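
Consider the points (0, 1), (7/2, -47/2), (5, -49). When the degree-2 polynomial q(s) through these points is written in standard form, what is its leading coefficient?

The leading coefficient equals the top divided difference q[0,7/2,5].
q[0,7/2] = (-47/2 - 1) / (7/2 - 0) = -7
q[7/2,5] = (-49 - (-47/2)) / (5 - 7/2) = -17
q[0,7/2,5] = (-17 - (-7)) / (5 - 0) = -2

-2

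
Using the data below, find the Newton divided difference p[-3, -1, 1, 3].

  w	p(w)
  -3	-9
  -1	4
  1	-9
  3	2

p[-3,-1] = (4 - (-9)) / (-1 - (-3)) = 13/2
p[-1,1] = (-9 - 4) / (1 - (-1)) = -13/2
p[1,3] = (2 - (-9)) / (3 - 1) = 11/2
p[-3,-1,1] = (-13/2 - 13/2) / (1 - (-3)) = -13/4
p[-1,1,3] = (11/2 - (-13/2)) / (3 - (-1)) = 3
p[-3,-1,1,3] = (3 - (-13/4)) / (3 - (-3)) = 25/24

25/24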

==

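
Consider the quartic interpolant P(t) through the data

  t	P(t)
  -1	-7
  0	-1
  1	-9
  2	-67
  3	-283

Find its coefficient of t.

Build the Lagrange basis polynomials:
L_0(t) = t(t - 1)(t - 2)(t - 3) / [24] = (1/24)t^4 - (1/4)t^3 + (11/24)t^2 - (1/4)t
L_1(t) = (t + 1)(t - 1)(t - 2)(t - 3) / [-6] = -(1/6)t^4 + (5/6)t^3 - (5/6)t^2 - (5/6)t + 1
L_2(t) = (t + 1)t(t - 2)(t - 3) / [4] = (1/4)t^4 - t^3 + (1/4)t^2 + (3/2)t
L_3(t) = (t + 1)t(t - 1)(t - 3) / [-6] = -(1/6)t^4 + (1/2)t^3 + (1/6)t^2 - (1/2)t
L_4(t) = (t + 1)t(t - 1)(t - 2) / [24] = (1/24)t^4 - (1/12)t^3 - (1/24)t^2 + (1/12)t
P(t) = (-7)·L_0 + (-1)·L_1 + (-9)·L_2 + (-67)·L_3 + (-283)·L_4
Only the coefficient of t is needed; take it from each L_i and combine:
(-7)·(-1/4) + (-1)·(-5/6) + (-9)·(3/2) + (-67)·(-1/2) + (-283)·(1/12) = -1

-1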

--

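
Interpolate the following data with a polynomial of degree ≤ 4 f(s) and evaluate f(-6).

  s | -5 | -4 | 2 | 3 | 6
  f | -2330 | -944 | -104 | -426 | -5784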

> **Work required**: Looking at the listing above, which lines hold "data"? Copy every such line.

> **Answer section**:
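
Using the data below, find the Newton divided difference p[-3, -1, 1, 3].
Consider the quartic interpolant P(t) through the data
Interpolate the following data with a polynomial of degree ≤ 4 f(s) and evaluate f(-6).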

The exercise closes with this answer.